Saved entries
Segment Open

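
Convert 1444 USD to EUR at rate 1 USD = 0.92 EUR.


Amount × rate = 1444 × 0.92
= 1328.48 EUR

1328.48 EUR


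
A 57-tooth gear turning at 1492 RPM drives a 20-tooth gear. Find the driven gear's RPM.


Gear ratio = 57:20 = 57:20
RPM_B = RPM_A × (teeth_A / teeth_B)
= 1492 × (57/20)
= 4252.2 RPM

4252.2 RPM


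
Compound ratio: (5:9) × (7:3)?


Compound ratio = (5×7) : (9×3)
= 35:27
GCD = 1
= 35:27

35:27


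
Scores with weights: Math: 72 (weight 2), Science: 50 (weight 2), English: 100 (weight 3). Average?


Numerator = 72×2 + 50×2 + 100×3
= 144 + 100 + 300
= 544
Total weight = 7
Weighted avg = 544/7
= 77.71

77.71


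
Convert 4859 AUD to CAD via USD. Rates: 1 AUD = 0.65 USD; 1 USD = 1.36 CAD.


Step 1: 4859 AUD × 0.65 = 3158.35 USD
Step 2: 3158.35 USD × 1.36 = 4295.36 CAD
Implied rate AUD→CAD = 0.65 × 1.36 = 0.8840
= 4295.36 CAD

4295.36 CAD


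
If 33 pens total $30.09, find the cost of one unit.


Unit rate = total / quantity
= 30.09 / 33
= $0.91 per unit

$0.91 per unit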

Segment Closed

Your objective
Beginning at the line that holds "A 57-tooth gear", reproduce each line of the records above down to and including the last one.

Expected answer
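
A 57-tooth gear turning at 1492 RPM drives a 20-tooth gear. Find the driven gear's RPM.


Gear ratio = 57:20 = 57:20
RPM_B = RPM_A × (teeth_A / teeth_B)
= 1492 × (57/20)
= 4252.2 RPM

4252.2 RPM


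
Compound ratio: (5:9) × (7:3)?


Compound ratio = (5×7) : (9×3)
= 35:27
GCD = 1
= 35:27

35:27


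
Scores with weights: Math: 72 (weight 2), Science: 50 (weight 2), English: 100 (weight 3). Average?


Numerator = 72×2 + 50×2 + 100×3
= 144 + 100 + 300
= 544
Total weight = 7
Weighted avg = 544/7
= 77.71

77.71


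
Convert 4859 AUD to CAD via USD. Rates: 1 AUD = 0.65 USD; 1 USD = 1.36 CAD.


Step 1: 4859 AUD × 0.65 = 3158.35 USD
Step 2: 3158.35 USD × 1.36 = 4295.36 CAD
Implied rate AUD→CAD = 0.65 × 1.36 = 0.8840
= 4295.36 CAD

4295.36 CAD


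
If 33 pens total $30.09, find the cost of one unit.


Unit rate = total / quantity
= 30.09 / 33
= $0.91 per unit

$0.91 per unit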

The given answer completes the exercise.